## [PROBLEM DETAILS]
Produce as output only the lines below starting at the line with "Compare M/M/1 vs" and continuing through the line with "Average total time", each one exactly as written.

[Saved entries]
◆ ◆ ◆ ◆
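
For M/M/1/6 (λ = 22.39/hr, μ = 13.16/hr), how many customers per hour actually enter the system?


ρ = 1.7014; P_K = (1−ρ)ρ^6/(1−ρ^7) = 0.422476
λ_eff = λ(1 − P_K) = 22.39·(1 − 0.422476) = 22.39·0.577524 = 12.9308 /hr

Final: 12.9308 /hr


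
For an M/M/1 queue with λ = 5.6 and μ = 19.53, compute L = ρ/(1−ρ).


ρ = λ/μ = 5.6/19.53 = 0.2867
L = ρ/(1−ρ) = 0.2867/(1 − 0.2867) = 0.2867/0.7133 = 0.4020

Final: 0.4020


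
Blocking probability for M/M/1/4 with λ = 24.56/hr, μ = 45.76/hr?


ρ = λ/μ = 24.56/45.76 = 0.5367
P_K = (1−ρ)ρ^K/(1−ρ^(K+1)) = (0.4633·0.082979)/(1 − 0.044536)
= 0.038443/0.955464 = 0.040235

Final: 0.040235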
◆ ◆ ◆ ◆
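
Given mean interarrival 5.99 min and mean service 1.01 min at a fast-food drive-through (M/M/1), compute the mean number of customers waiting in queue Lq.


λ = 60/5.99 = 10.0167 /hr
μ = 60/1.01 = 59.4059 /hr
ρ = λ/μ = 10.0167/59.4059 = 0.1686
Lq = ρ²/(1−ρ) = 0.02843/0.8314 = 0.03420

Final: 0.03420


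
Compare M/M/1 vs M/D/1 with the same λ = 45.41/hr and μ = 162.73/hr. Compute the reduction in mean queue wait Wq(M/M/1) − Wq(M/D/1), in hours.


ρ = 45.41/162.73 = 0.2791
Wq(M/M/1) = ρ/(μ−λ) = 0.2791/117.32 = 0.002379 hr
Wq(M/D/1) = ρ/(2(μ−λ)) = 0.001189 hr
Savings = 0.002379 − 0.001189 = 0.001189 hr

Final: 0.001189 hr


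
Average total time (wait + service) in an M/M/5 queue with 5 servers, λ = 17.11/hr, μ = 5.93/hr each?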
◆ ◆ ◆ ◆
## [SOLVED EXERCISE]
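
Compare M/M/1 vs M/D/1 with the same λ = 45.41/hr and μ = 162.73/hr. Compute the reduction in mean queue wait Wq(M/M/1) − Wq(M/D/1), in hours.


ρ = 45.41/162.73 = 0.2791
Wq(M/M/1) = ρ/(μ−λ) = 0.2791/117.32 = 0.002379 hr
Wq(M/D/1) = ρ/(2(μ−λ)) = 0.001189 hr
Savings = 0.002379 − 0.001189 = 0.001189 hr

Final: 0.001189 hr


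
Average total time (wait + service) in an M/M/5 queue with 5 servers, λ = 17.11/hr, μ = 5.93/hr each?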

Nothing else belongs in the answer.